[DATASET RECORDS Boundary: Start]

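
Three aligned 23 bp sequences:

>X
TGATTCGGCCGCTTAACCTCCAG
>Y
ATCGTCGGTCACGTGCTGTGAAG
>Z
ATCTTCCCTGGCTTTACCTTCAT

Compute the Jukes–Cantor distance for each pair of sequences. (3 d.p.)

d(X,Y) = 1.051, d(X,Z) = 0.650, d(Y,Z) = 1.051

X–Y: 13/23 sites differ → p ≈ 0.565217, d = −0.75 ln(1 − 0.753623) = 1.050669 ≈ 1.051.
X–Z: 10/23 sites differ → p ≈ 0.434783, d = −0.75 ln(1 − 0.579711) = 0.650110 ≈ 0.650.
Y–Z: 13/23 sites differ → p ≈ 0.565217, d = −0.75 ln(1 − 0.753623) = 1.050669 ≈ 1.051.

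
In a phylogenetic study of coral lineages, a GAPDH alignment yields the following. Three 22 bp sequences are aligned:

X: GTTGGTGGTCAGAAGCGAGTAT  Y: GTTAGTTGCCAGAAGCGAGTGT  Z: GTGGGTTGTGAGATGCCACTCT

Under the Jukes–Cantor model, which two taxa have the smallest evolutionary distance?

X–Y: 4/22 differ, p = 0.182, d = 0.208.
X–Z: 7/22 differ, p = 0.318, d = 0.414.
Y–Z: 8/22 differ, p = 0.364, d = 0.497.
The smallest distance is between X and Y.

X and Y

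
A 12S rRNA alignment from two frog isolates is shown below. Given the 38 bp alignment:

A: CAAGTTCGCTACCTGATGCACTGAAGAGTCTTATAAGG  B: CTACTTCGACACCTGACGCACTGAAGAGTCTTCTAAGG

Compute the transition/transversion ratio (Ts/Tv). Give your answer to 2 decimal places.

0.50

Transitions are A↔G and C↔T; transversions are all other mismatches.
Transitions: 2. Transversions: 4.
R = 2/4 = 0.50.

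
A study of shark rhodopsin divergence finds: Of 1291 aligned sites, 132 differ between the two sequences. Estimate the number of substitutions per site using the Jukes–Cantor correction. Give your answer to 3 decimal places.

0.110

p = 132/1291 ≈ 0.102246.
d = −(3/4) ln(1 − 4p/3) = −0.75 ln(1 − 0.136328) = −0.75 ln(0.863672)
  = −0.75 × (-0.146562) = 0.109922 substitutions/site.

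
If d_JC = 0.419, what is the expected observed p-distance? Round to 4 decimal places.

0.3210

p = (3/4)(1 − e^(−4d/3)) = 0.75 × (1 − e^(-0.558667)) = 0.75 × (1 − 0.571971) = 0.321022.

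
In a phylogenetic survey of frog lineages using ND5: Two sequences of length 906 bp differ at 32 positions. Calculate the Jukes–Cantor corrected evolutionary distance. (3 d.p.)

0.036

p = 32/906 ≈ 0.03532.
d = −(3/4) ln(1 − 4p/3) = −0.75 ln(1 − 0.047093) = −0.75 ln(0.952907)
  = −0.75 × (-0.048238) = 0.036179 substitutions/site.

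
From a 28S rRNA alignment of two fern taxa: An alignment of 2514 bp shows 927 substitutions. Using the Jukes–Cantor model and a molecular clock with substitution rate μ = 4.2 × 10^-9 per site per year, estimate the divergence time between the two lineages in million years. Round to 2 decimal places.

60.41

p = 927/2514 ≈ 0.368735.
d = −(3/4) ln(1 − 4p/3) = −0.75 ln(1 − 0.491647) = −0.75 ln(0.508353)
  = −0.75 × (-0.676579) = 0.507434 substitutions/site.
Under a molecular clock d = 2μt, so t = d/(2μ) = 0.507434 / (2 × 4.2 × 10^-9) = 60.41 million years.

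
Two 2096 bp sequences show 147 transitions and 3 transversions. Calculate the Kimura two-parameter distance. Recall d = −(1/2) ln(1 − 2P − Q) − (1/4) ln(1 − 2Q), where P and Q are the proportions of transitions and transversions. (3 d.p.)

P = 147/2096 ≈ 0.070134 and Q = 3/2096 ≈ 0.001431.
Under the Kimura two-parameter model, d = −½ ln(1 − 2P − Q) − ¼ ln(1 − 2Q).
1 − 2P − Q = 0.858301, giving −½ ln(0.858301) = 0.076400.
1 − 2Q = 0.997138, giving −¼ ln(0.997138) = 0.000717.
d = 0.076400 + 0.000717 = 0.077117.

0.077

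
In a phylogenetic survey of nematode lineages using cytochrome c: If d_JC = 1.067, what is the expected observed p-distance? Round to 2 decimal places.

p = (3/4)(1 − e^(−4d/3)) = 0.75 × (1 − e^(-1.422667)) = 0.75 × (1 − 0.241070) = 0.569198.

0.57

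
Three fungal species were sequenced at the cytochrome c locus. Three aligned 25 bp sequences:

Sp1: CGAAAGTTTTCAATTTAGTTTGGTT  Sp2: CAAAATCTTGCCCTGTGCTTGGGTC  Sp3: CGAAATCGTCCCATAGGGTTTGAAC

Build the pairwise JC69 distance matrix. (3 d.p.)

d(Sp1,Sp2) = 0.663, d(Sp1,Sp3) = 0.663, d(Sp2,Sp3) = 0.572

Sp1–Sp2: 11/25 sites differ → p = 0.44, d = −0.75 ln(1 − 0.586667) = 0.662626 ≈ 0.663.
Sp1–Sp3: 11/25 sites differ → p = 0.44, d = −0.75 ln(1 − 0.586667) = 0.662626 ≈ 0.663.
Sp2–Sp3: 10/25 sites differ → p = 0.4, d = −0.75 ln(1 − 0.533333) = 0.571605 ≈ 0.572.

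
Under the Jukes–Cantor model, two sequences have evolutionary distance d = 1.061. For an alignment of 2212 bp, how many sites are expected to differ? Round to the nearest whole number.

Invert JC69: p = (3/4)(1 − e^(−4d/3)) = 0.75 × (1 − e^(-1.414667)) = 0.75 × (1 − 0.243007) = 0.567745.
Expected differing sites = pL ≈ 0.567745 × 2212 = 1255.85194 ≈ 1256.

1256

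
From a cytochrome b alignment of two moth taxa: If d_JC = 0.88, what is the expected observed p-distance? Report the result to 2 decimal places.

0.52

p = (3/4)(1 − e^(−4d/3)) = 0.75 × (1 − e^(-1.173333)) = 0.75 × (1 − 0.309334) = 0.518000.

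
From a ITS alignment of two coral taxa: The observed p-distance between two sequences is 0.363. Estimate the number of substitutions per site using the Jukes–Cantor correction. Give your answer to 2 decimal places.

d = −(3/4) ln(1 − 4p/3) = −0.75 ln(1 − 0.484) = −0.75 ln(0.516)
  = −0.75 × (-0.661649) = 0.496237 substitutions/site.

0.50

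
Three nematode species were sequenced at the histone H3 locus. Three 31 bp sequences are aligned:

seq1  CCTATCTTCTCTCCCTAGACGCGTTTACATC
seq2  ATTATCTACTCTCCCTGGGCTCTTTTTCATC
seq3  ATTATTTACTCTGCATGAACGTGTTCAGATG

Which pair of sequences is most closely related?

seq1–seq2: 8/31 differ, p = 0.258, d = 0.316.
seq1–seq3: 12/31 differ, p = 0.387, d = 0.544.
seq2–seq3: 12/31 differ, p = 0.387, d = 0.544.
The smallest distance is between seq1 and seq2.

seq1 and seq2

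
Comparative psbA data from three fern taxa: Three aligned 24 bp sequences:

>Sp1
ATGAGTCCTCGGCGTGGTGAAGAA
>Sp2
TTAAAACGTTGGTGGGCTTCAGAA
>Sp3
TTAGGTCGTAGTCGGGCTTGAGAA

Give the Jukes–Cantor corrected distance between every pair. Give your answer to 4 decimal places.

d(Sp1,Sp2) = 0.7083, d(Sp1,Sp3) = 0.6082, d(Sp2,Sp3) = 0.3694

Sp1–Sp2: 11/24 sites differ → p ≈ 0.458333, d = −0.75 ln(1 − 0.611111) = 0.708346 ≈ 0.7083.
Sp1–Sp3: 10/24 sites differ → p ≈ 0.416667, d = −0.75 ln(1 − 0.555556) = 0.608198 ≈ 0.6082.
Sp2–Sp3: 7/24 sites differ → p ≈ 0.291667, d = −0.75 ln(1 − 0.388889) = 0.369358 ≈ 0.3694.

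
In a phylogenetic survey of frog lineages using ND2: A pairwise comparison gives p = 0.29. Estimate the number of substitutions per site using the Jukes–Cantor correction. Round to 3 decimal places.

0.367

d = −(3/4) ln(1 − 4p/3) = −0.75 ln(1 − 0.386667) = −0.75 ln(0.613333)
  = −0.75 × (-0.488847) = 0.366635 substitutions/site.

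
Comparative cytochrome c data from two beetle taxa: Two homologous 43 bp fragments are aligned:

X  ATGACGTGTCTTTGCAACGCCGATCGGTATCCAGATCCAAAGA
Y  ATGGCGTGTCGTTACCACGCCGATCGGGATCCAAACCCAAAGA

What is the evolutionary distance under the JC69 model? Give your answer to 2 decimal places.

The sequences differ at 7 of 43 sites (4, 11, 14, 16, 28, 34, 36), so p = 7/43 ≈ 0.162791.
d = −(3/4) ln(1 − 4p/3) = −0.75 ln(1 − 0.217055) = −0.75 ln(0.782945)
  = −0.75 × (-0.244693) = 0.183520 substitutions/site.

0.18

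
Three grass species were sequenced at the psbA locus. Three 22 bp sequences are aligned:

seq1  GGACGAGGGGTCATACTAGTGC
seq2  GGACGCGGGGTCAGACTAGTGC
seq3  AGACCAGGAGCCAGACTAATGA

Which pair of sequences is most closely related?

seq1 and seq2

seq1–seq2: 2/22 differ, p = 0.091, d = 0.097.
seq1–seq3: 7/22 differ, p = 0.318, d = 0.414.
seq2–seq3: 7/22 differ, p = 0.318, d = 0.414.
The smallest distance is between seq1 and seq2.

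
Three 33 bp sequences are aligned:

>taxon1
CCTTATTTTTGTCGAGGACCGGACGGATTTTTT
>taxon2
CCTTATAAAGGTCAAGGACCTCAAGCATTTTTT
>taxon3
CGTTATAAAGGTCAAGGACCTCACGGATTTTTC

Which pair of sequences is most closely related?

taxon2 and taxon3

taxon1–taxon2: 9/33 differ, p = 0.273, d = 0.339.
taxon1–taxon3: 9/33 differ, p = 0.273, d = 0.339.
taxon2–taxon3: 4/33 differ, p = 0.121, d = 0.132.
The smallest distance is between taxon2 and taxon3.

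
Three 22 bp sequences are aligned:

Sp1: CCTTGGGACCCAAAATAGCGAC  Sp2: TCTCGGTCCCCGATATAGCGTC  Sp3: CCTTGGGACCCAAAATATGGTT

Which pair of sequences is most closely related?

Sp1–Sp2: 7/22 differ, p = 0.318, d = 0.414.
Sp1–Sp3: 4/22 differ, p = 0.182, d = 0.208.
Sp2–Sp3: 9/22 differ, p = 0.409, d = 0.591.
The smallest distance is between Sp1 and Sp3.

Sp1 and Sp3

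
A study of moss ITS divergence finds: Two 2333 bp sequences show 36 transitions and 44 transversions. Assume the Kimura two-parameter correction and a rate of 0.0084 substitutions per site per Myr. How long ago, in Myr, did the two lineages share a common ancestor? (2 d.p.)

P = 36/2333 ≈ 0.015431 and Q = 44/2333 ≈ 0.01886.
Under the Kimura two-parameter model, d = −½ ln(1 − 2P − Q) − ¼ ln(1 − 2Q).
1 − 2P − Q = 0.950278, giving −½ ln(0.950278) = 0.025500.
1 − 2Q = 0.96228, giving −¼ ln(0.96228) = 0.009612.
d = 0.025500 + 0.009612 = 0.035112.
Under a molecular clock d = 2μt, so t = d/(2μ) = 0.035112 / (2 × 0.0084) = 2.09 Myr.

2.09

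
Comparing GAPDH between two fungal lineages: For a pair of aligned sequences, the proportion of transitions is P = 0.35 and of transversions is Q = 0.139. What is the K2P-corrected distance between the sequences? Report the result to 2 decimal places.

Under the Kimura two-parameter model, d = −½ ln(1 − 2P − Q) − ¼ ln(1 − 2Q).
1 − 2P − Q = 0.161, giving −½ ln(0.161) = 0.913175.
1 − 2Q = 0.722, giving −¼ ln(0.722) = 0.081433.
d = 0.913175 + 0.081433 = 0.994608.

0.99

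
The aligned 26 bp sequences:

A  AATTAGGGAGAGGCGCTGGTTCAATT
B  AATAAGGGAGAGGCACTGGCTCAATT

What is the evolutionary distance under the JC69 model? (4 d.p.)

The sequences differ at 3 of 26 sites (4, 15, 20), so p = 3/26 ≈ 0.115385.
d = −(3/4) ln(1 − 4p/3) = −0.75 ln(1 − 0.153847) = −0.75 ln(0.846153)
  = −0.75 × (-0.167055) = 0.125291 substitutions/site.

0.1253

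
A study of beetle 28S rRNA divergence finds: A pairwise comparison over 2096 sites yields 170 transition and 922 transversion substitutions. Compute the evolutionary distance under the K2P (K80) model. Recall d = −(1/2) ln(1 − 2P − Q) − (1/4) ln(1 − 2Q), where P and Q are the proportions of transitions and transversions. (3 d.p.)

P = 170/2096 ≈ 0.081107 and Q = 922/2096 ≈ 0.439885.
Under the Kimura two-parameter model, d = −½ ln(1 − 2P − Q) − ¼ ln(1 − 2Q).
1 − 2P − Q = 0.397901, giving −½ ln(0.397901) = 0.460776.
1 − 2Q = 0.12023, giving −¼ ln(0.12023) = 0.529587.
d = 0.460776 + 0.529587 = 0.990363.

0.990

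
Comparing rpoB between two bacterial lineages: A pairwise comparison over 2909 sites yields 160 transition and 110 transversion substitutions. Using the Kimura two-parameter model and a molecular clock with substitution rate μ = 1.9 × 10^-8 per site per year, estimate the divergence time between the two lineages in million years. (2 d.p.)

2.62

P = 160/2909 ≈ 0.055002 and Q = 110/2909 ≈ 0.037814.
Under the Kimura two-parameter model, d = −½ ln(1 − 2P − Q) − ¼ ln(1 − 2Q).
1 − 2P − Q = 0.852182, giving −½ ln(0.852182) = 0.079978.
1 − 2Q = 0.924372, giving −¼ ln(0.924372) = 0.019660.
d = 0.079978 + 0.019660 = 0.099638.
Under a molecular clock d = 2μt, so t = d/(2μ) = 0.099638 / (2 × 1.9 × 10^-8) = 2.62 million years.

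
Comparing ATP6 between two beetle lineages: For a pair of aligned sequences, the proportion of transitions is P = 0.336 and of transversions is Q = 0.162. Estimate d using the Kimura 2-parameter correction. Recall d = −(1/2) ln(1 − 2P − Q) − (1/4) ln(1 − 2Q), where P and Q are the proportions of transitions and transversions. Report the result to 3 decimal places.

Under the Kimura two-parameter model, d = −½ ln(1 − 2P − Q) − ¼ ln(1 − 2Q).
1 − 2P − Q = 0.166, giving −½ ln(0.166) = 0.897884.
1 − 2Q = 0.676, giving −¼ ln(0.676) = 0.097891.
d = 0.897884 + 0.097891 = 0.995775.

0.996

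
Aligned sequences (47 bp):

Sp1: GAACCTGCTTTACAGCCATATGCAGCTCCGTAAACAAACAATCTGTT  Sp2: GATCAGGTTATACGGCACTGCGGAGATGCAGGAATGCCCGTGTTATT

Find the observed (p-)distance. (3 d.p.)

0.532

The sequences differ at 25 of 47 positions.
p = 25/47 = 0.531914… ≈ 0.532 (to 3 d.p.).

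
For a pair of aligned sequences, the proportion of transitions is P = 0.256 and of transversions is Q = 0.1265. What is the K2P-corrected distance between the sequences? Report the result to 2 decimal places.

0.58

Under the Kimura two-parameter model, d = −½ ln(1 − 2P − Q) − ¼ ln(1 − 2Q).
1 − 2P − Q = 0.3615, giving −½ ln(0.3615) = 0.508747.
1 − 2Q = 0.747, giving −¼ ln(0.747) = 0.072923.
d = 0.508747 + 0.072923 = 0.581670.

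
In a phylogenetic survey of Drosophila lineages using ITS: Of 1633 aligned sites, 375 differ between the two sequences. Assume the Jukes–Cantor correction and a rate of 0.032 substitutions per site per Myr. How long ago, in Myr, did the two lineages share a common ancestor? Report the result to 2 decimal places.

p = 375/1633 ≈ 0.229639.
d = −(3/4) ln(1 − 4p/3) = −0.75 ln(1 − 0.306185) = −0.75 ln(0.693815)
  = −0.75 × (-0.365550) = 0.274163 substitutions/site.
Under a molecular clock d = 2μt, so t = d/(2μ) = 0.274163 / (2 × 0.032) = 4.28 Myr.

4.28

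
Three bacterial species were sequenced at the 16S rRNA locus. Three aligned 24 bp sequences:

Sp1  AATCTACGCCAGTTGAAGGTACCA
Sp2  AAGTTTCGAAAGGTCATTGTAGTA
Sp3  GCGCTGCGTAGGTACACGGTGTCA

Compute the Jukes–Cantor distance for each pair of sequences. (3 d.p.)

d(Sp1,Sp2) = 0.708, d(Sp1,Sp3) = 0.824, d(Sp2,Sp3) = 0.961

Sp1–Sp2: 11/24 sites differ → p ≈ 0.458333, d = −0.75 ln(1 − 0.611111) = 0.708346 ≈ 0.708.
Sp1–Sp3: 12/24 sites differ → p = 0.5, d = −0.75 ln(1 − 0.666667) = 0.823960 ≈ 0.824.
Sp2–Sp3: 13/24 sites differ → p ≈ 0.541667, d = −0.75 ln(1 − 0.722223) = 0.960702 ≈ 0.961.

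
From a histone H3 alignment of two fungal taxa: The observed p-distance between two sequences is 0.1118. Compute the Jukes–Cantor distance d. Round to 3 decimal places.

0.121

d = −(3/4) ln(1 − 4p/3) = −0.75 ln(1 − 0.149067) = −0.75 ln(0.850933)
  = −0.75 × (-0.161422) = 0.121067 substitutions/site.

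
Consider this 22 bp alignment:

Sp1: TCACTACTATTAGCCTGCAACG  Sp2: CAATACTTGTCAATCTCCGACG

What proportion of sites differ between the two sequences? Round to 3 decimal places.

The sequences differ at 12 of 22 positions.
p = 12/22 = 0.545454… ≈ 0.545 (to 3 d.p.).

0.545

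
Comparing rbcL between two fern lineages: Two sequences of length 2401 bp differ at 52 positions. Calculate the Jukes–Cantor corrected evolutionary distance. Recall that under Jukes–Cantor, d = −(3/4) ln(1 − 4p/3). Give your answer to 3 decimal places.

p = 52/2401 ≈ 0.021658.
d = −(3/4) ln(1 − 4p/3) = −0.75 ln(1 − 0.028877) = −0.75 ln(0.971123)
  = −0.75 × (-0.029302) = 0.021977 substitutions/site.

0.022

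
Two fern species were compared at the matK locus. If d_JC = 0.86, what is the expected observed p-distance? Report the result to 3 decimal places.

0.512

p = (3/4)(1 − e^(−4d/3)) = 0.75 × (1 − e^(-1.146667)) = 0.75 × (1 − 0.317694) = 0.511730.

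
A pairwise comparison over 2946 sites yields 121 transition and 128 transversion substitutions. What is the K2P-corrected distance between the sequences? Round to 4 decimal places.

0.0898

P = 121/2946 ≈ 0.041073 and Q = 128/2946 ≈ 0.043449.
Under the Kimura two-parameter model, d = −½ ln(1 − 2P − Q) − ¼ ln(1 − 2Q).
1 − 2P − Q = 0.874405, giving −½ ln(0.874405) = 0.067106.
1 − 2Q = 0.913102, giving −¼ ln(0.913102) = 0.022727.
d = 0.067106 + 0.022727 = 0.089833.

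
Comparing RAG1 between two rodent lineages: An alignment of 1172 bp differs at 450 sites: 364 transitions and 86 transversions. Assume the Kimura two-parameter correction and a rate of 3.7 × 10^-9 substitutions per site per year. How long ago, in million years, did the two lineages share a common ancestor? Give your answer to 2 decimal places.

85.49

P = 364/1172 ≈ 0.31058 and Q = 86/1172 ≈ 0.073379.
Under the Kimura two-parameter model, d = −½ ln(1 − 2P − Q) − ¼ ln(1 − 2Q).
1 − 2P − Q = 0.305461, giving −½ ln(0.305461) = 0.592967.
1 − 2Q = 0.853242, giving −¼ ln(0.853242) = 0.039678.
d = 0.592967 + 0.039678 = 0.632645.
Under a molecular clock d = 2μt, so t = d/(2μ) = 0.632645 / (2 × 3.7 × 10^-9) = 85.49 million years.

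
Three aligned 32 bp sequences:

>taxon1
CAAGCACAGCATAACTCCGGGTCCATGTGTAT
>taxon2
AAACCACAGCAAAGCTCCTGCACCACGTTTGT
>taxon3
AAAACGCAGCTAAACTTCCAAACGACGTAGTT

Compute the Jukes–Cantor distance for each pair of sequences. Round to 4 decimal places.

taxon1–taxon2: 10/32 sites differ → p = 0.3125, d = −0.75 ln(1 − 0.416667) = 0.404248 ≈ 0.4042.
taxon1–taxon3: 15/32 sites differ → p = 0.46875, d = −0.75 ln(1 − 0.625) = 0.735622 ≈ 0.7356.
taxon2–taxon3: 12/32 sites differ → p = 0.375, d = −0.75 ln(1 − 0.5) = 0.519860 ≈ 0.5199.

d(taxon1,taxon2) = 0.4042, d(taxon1,taxon3) = 0.7356, d(taxon2,taxon3) = 0.5199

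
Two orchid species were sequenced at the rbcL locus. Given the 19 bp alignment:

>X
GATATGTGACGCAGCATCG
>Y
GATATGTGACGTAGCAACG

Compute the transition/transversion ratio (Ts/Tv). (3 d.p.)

Transitions are A↔G and C↔T; transversions are all other mismatches.
Transitions: 1. Transversions: 1.
R = 1/1 = 1.000.

1.000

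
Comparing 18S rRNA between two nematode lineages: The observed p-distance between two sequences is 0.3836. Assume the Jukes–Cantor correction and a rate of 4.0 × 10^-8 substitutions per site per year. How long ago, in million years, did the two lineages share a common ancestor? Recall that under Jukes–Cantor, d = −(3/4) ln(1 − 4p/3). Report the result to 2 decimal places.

d = −(3/4) ln(1 − 4p/3) = −0.75 ln(1 − 0.511467) = −0.75 ln(0.488533)
  = −0.75 × (-0.716348) = 0.537261 substitutions/site.
Under a molecular clock d = 2μt, so t = d/(2μ) = 0.537261 / (2 × 4.0 × 10^-8) = 6.72 million years.

6.72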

[DATASET RECORDS Boundary: End]

- ABOUT THIS TASK -
Copy out every line of the data where the word "Comparative" occurs.

- SOLVED PROBLEM -
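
Comparative psbA data from three fern taxa: Three aligned 24 bp sequences:
Comparative cytochrome c data from two beetle taxa: Two homologous 43 bp fragments are aligned: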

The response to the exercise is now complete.